[Opening Record set section]
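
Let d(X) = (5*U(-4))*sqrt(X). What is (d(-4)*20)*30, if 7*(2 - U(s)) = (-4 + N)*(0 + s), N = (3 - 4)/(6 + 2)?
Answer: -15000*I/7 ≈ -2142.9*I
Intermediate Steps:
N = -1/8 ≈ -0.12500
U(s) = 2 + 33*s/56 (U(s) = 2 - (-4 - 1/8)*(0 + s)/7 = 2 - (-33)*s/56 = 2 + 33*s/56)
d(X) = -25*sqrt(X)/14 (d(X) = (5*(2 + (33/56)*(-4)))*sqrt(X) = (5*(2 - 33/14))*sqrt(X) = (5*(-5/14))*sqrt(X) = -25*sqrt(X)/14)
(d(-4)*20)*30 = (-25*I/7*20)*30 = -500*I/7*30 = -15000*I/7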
[Closing Record set section]
[Opening Record set section]
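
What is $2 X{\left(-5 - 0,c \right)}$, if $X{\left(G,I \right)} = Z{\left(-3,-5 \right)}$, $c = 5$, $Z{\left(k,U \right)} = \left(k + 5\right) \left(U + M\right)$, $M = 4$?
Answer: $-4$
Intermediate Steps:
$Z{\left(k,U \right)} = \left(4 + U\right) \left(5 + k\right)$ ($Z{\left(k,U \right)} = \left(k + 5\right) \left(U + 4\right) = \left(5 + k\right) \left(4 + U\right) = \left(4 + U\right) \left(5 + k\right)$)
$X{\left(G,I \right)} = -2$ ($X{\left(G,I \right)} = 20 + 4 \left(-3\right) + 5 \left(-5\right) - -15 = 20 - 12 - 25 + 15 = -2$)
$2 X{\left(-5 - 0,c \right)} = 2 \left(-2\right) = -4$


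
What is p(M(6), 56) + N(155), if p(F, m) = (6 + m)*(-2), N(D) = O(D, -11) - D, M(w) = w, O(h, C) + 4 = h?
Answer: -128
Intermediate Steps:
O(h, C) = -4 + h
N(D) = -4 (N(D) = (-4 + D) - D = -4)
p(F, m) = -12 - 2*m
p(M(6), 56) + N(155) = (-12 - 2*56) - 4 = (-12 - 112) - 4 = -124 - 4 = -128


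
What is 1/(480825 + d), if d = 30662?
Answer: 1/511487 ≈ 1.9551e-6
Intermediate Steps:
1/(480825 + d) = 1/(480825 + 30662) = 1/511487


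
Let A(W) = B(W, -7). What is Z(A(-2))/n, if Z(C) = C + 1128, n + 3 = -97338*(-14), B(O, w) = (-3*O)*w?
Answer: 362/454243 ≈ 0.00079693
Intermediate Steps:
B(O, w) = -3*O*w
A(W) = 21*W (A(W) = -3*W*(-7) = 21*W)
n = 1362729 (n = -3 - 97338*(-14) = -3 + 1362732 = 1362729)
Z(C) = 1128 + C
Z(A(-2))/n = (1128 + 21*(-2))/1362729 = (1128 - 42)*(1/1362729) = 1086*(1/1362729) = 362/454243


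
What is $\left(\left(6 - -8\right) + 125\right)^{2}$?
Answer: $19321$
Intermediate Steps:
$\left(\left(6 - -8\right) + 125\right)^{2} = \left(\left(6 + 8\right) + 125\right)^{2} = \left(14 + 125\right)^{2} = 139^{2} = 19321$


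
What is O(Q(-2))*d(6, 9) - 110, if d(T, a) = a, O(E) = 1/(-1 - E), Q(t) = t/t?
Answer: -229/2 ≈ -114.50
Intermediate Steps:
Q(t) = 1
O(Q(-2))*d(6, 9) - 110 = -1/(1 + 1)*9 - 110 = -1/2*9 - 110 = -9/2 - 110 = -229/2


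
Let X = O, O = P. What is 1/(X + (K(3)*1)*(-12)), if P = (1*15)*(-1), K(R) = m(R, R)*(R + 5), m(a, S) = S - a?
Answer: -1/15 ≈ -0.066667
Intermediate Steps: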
[Closing Record set section]
(Exercise): Locate all lines in the listing above with the word "Answer" and copy them.

(Reply to the task):
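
Answer: -15000*I/7 ≈ -2142.9*I
Answer: $-4$
Answer: -128
Answer: 1/511487 ≈ 1.9551e-6
Answer: 362/454243 ≈ 0.00079693
Answer: $19321$
Answer: -229/2 ≈ -114.50
Answer: -1/15 ≈ -0.066667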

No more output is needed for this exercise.